TASK PROMPT:
Restate word for word the lines from the one containing "Travel is along" through the end of the listing below, with both ends included.

INFORMATION SUPPLIED:
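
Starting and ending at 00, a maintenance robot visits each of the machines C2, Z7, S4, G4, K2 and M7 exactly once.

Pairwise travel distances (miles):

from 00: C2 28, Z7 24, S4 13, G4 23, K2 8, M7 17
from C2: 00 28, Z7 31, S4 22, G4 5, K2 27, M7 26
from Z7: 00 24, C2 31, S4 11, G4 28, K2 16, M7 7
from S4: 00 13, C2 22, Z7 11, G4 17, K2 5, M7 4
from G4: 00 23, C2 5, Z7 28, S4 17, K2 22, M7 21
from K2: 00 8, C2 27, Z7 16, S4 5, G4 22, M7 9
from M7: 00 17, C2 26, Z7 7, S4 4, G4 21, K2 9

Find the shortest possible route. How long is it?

With 6 stops there are 6!/2 = 360 distinct round trips (a route and its reverse cost the same).
00 → C2 → Z7 → S4 → G4 → K2 → M7 → 00: 28+31+11+17+22+9+17 = 135
00 → C2 → Z7 → S4 → G4 → M7 → K2 → 00: 28+31+11+17+21+9+8 = 125
00 → C2 → Z7 → S4 → K2 → G4 → M7 → 00: 28+31+11+5+22+21+17 = 135
00 → C2 → Z7 → S4 → K2 → M7 → G4 → 00: 28+31+11+5+9+21+23 = 128
00 → C2 → Z7 → S4 → M7 → G4 → K2 → 00: 28+31+11+4+21+22+8 = 125
00 → C2 → Z7 → S4 → M7 → K2 → G4 → 00: 28+31+11+4+9+22+23 = 128
00 → C2 → Z7 → G4 → S4 → K2 → M7 → 00: 28+31+28+17+5+9+17 = 135
00 → C2 → Z7 → G4 → S4 → M7 → K2 → 00: 28+31+28+17+4+9+8 = 125
… (352 more)
00 → G4 → C2 → Z7 → M7 → S4 → K2 → 00: 23+5+31+7+4+5+8 = 83  ← best
The minimum is 83.
One optimal route: 00 → G4 → C2 → Z7 → M7 → S4 → K2 → 00 (or its reverse).

83 miles — the shortest possible round trip.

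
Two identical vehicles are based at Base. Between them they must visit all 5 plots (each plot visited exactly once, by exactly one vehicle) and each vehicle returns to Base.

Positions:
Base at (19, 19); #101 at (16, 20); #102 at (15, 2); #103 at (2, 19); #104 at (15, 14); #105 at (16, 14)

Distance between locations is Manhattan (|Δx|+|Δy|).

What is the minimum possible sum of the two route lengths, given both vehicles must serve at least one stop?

76 — the smallest possible combined total.

Try each way of splitting the stops between the two vehicles (each non-empty) and, for each split, find the best tour for each vehicle:
  {#101} + {#102, #103, #104, #105}: 8 + 68 = 76
  {#102} + {#101, #103, #104, #105}: 42 + 46 = 88
  {#101, #102} + {#103, #104, #105}: 44 + 44 = 88
  {#103} + {#101, #102, #104, #105}: 34 + 44 = 78
  {#101, #103} + {#102, #104, #105}: 36 + 42 = 78
  {#102, #103} + {#101, #104, #105}: 68 + 20 = 88
  … (15 splits in total)
Best: vehicle 1 Base → #101 → Base = 8; vehicle 2 Base → #103 → #102 → #104 → #105 → Base = 68; combined 76.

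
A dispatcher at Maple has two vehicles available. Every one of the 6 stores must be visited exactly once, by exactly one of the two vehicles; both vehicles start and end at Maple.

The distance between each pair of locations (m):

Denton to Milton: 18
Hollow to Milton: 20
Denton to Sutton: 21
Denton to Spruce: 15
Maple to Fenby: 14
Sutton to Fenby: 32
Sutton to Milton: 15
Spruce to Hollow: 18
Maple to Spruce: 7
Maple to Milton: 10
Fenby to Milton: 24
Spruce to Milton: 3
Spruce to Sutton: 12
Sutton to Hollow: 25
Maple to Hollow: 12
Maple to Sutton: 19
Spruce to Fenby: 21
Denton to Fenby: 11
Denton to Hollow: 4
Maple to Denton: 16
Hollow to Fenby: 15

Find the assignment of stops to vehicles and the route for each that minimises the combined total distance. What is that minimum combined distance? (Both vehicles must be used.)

There are 2^5 − 1 = 31 ways to divide the 6 stops into two non-empty groups. For each, the best each vehicle can do is its own shortest tour through its group:
  {Denton} + {Spruce, Sutton, Hollow, Fenby, Milton}: 32 + 79 = 111
  {Spruce} + {Denton, Sutton, Hollow, Fenby, Milton}: 14 + 79 = 93
  {Denton, Spruce} + {Sutton, Hollow, Fenby, Milton}: 38 + 79 = 117
  {Sutton} + {Denton, Spruce, Hollow, Fenby, Milton}: 38 + 59 = 97
  {Denton, Sutton} + {Spruce, Hollow, Fenby, Milton}: 56 + 59 = 115
  {Spruce, Sutton} + {Denton, Hollow, Fenby, Milton}: 38 + 59 = 97
  … (31 splits in total)
  {Denton, Hollow, Fenby} + {Spruce, Sutton, Milton}: 41 + 44 = 85  ← best
Best: vehicle 1 Maple → Hollow → Denton → Fenby → Maple = 41; vehicle 2 Maple → Spruce → Sutton → Milton → Maple = 44; combined 85.

85 m — the smallest possible combined total.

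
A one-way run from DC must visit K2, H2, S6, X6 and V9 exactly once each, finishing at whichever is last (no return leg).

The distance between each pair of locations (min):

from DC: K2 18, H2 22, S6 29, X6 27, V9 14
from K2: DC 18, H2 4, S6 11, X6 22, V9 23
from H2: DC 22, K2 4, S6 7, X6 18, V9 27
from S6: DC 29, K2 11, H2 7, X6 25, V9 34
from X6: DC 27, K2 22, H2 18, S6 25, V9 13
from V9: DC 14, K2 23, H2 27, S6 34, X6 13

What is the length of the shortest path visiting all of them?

There are 5! = 120 possible orderings.
DC → K2 → H2 → S6 → X6 → V9: 18+4+7+25+13 = 67
DC → K2 → H2 → S6 → V9 → X6: 18+4+7+34+13 = 76
DC → K2 → H2 → X6 → S6 → V9: 18+4+18+25+34 = 99
DC → K2 → H2 → X6 → V9 → S6: 18+4+18+13+34 = 87
DC → K2 → H2 → V9 → S6 → X6: 18+4+27+34+25 = 108
DC → K2 → H2 → V9 → X6 → S6: 18+4+27+13+25 = 87
DC → K2 → S6 → H2 → X6 → V9: 18+11+7+18+13 = 67
DC → K2 → S6 → H2 → V9 → X6: 18+11+7+27+13 = 76
DC → K2 → S6 → X6 → H2 → V9: 18+11+25+18+27 = 99
DC → K2 → S6 → X6 → V9 → H2: 18+11+25+13+27 = 94
DC → K2 → S6 → V9 → H2 → X6: 18+11+34+27+18 = 108
DC → K2 → S6 → V9 → X6 → H2: 18+11+34+13+18 = 94
DC → K2 → X6 → H2 → S6 → V9: 18+22+18+7+34 = 99
DC → K2 → X6 → H2 → V9 → S6: 18+22+18+27+34 = 119
… (106 more)
DC → V9 → X6 → K2 → H2 → S6: 14+13+22+4+7 = 60  ← best
The minimum is 60.
One shortest path: DC → V9 → X6 → K2 → H2 → S6.

60 min — the minimum one-way total.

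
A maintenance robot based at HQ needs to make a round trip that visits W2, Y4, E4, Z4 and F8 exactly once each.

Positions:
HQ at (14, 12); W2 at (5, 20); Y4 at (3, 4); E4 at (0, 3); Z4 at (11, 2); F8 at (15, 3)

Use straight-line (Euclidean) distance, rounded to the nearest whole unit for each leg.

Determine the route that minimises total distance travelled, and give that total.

54 — the shortest possible round trip.

With 5 stops there are 5!/2 = 60 distinct round trips (a route and its reverse cost the same).
HQ - W2 - Y4 - E4 - Z4 - F8 - HQ: 12+16+3+11+4+9 = 55
HQ - W2 - Y4 - E4 - F8 - Z4 - HQ: 12+16+3+15+4+10 = 60
HQ - W2 - Y4 - Z4 - E4 - F8 - HQ: 12+16+8+11+15+9 = 71
HQ - W2 - Y4 - Z4 - F8 - E4 - HQ: 12+16+8+4+15+17 = 72
HQ - W2 - Y4 - F8 - E4 - Z4 - HQ: 12+16+12+15+11+10 = 76
HQ - W2 - Y4 - F8 - Z4 - E4 - HQ: 12+16+12+4+11+17 = 72
HQ - W2 - E4 - Y4 - Z4 - F8 - HQ: 12+18+3+8+4+9 = 54
HQ - W2 - E4 - Y4 - F8 - Z4 - HQ: 12+18+3+12+4+10 = 59
HQ - W2 - E4 - Z4 - Y4 - F8 - HQ: 12+18+11+8+12+9 = 70
HQ - W2 - E4 - Z4 - F8 - Y4 - HQ: 12+18+11+4+12+14 = 71
HQ - W2 - E4 - F8 - Y4 - Z4 - HQ: 12+18+15+12+8+10 = 75
HQ - W2 - E4 - F8 - Z4 - Y4 - HQ: 12+18+15+4+8+14 = 71
HQ - W2 - Z4 - Y4 - E4 - F8 - HQ: 12+19+8+3+15+9 = 66
HQ - W2 - Z4 - Y4 - F8 - E4 - HQ: 12+19+8+12+15+17 = 83
… (46 more)
The minimum is 54.
One optimal route: HQ → W2 → E4 → Y4 → Z4 → F8 → HQ (or its reverse).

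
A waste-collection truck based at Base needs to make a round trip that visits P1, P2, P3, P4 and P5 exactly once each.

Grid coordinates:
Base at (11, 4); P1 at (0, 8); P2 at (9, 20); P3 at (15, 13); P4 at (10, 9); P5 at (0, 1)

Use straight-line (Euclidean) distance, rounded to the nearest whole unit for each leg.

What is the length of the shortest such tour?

Base→P1→P2→P3→P4→P5→Base: 12+15+9+6+13+11 = 66
Base→P1→P2→P3→P5→P4→Base: 12+15+9+19+13+5 = 73
Base→P1→P2→P4→P3→P5→Base: 12+15+11+6+19+11 = 74
Base→P1→P2→P4→P5→P3→Base: 12+15+11+13+19+10 = 80
Base→P1→P2→P5→P3→P4→Base: 12+15+21+19+6+5 = 78
Base→P1→P2→P5→P4→P3→Base: 12+15+21+13+6+10 = 77
Base→P1→P3→P2→P4→P5→Base: 12+16+9+11+13+11 = 72
Base→P1→P3→P2→P5→P4→Base: 12+16+9+21+13+5 = 76
Base→P1→P3→P4→P2→P5→Base: 12+16+6+11+21+11 = 77
Base→P1→P3→P4→P5→P2→Base: 12+16+6+13+21+16 = 84
Base→P1→P3→P5→P2→P4→Base: 12+16+19+21+11+5 = 84
Base→P1→P3→P5→P4→P2→Base: 12+16+19+13+11+16 = 87
Base→P1→P4→P2→P3→P5→Base: 12+10+11+9+19+11 = 72
Base→P1→P4→P2→P5→P3→Base: 12+10+11+21+19+10 = 83
… (46 more)
Base→P4→P3→P2→P1→P5→Base: 5+6+9+15+7+11 = 53  ← best
The minimum is 53.
One optimal route: Base → P4 → P3 → P2 → P1 → P5 → Base (or its reverse).

Minimum total distance: 53.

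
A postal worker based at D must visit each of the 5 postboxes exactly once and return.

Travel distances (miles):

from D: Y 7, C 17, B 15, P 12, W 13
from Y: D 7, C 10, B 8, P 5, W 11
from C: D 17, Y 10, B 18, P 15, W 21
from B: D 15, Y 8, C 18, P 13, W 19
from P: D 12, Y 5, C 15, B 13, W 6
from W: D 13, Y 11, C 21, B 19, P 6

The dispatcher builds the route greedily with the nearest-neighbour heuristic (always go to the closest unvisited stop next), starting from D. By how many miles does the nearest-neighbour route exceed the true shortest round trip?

The nearest-neighbour route is 5 miles longer than optimal.

From D: Y=7, P=12, W=13, B=15, C=17 → choose Y (7).
From Y: P=5, B=8, C=10, W=11 → choose P (5).
From P: W=6, B=13, C=15 → choose W (6).
From W: B=19, C=21 → choose B (19).
From B: C=18 → choose C (18).
NN route D → Y → P → W → B → C → D costs 72.
Optimal: D → Y → C → B → P → W → D costs 67 (by enumerating all 60 distinct tours).
Excess = 72 − 67 = 5.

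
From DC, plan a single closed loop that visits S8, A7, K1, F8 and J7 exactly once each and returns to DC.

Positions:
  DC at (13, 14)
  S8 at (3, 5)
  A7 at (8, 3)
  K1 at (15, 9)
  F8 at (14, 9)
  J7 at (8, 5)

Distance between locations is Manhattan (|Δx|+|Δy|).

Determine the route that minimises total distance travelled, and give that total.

Minimum total distance: 46.

With 5 stops there are 5!/2 = 60 distinct round trips (a route and its reverse cost the same).
DC-S8-A7-K1-F8-J7-DC: 19+7+13+1+10+14 = 64
DC-S8-A7-K1-J7-F8-DC: 19+7+13+11+10+6 = 66
DC-S8-A7-F8-K1-J7-DC: 19+7+12+1+11+14 = 64
DC-S8-A7-F8-J7-K1-DC: 19+7+12+10+11+7 = 66
DC-S8-A7-J7-K1-F8-DC: 19+7+2+11+1+6 = 46
DC-S8-A7-J7-F8-K1-DC: 19+7+2+10+1+7 = 46
DC-S8-K1-A7-F8-J7-DC: 19+16+13+12+10+14 = 84
DC-S8-K1-A7-J7-F8-DC: 19+16+13+2+10+6 = 66
DC-S8-K1-F8-A7-J7-DC: 19+16+1+12+2+14 = 64
DC-S8-K1-F8-J7-A7-DC: 19+16+1+10+2+16 = 64
DC-S8-K1-J7-A7-F8-DC: 19+16+11+2+12+6 = 66
DC-S8-K1-J7-F8-A7-DC: 19+16+11+10+12+16 = 84
DC-S8-F8-A7-K1-J7-DC: 19+15+12+13+11+14 = 84
DC-S8-F8-A7-J7-K1-DC: 19+15+12+2+11+7 = 66
… (46 more)
The minimum is 46.
One optimal route: DC → S8 → A7 → J7 → K1 → F8 → DC (or its reverse).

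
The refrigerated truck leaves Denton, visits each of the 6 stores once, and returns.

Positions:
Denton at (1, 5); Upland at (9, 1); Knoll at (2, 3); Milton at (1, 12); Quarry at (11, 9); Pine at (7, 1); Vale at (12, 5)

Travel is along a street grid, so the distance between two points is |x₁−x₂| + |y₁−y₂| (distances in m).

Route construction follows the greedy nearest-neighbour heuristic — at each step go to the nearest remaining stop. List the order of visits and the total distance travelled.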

ANSWER TO THIS EXERCISE:
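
Travel is along a street grid, so the distance between two points is |x₁−x₂| + |y₁−y₂| (distances in m).

Route construction follows the greedy nearest-neighbour heuristic — at each step go to the nearest remaining stop. List the order of visits and the total distance travelled.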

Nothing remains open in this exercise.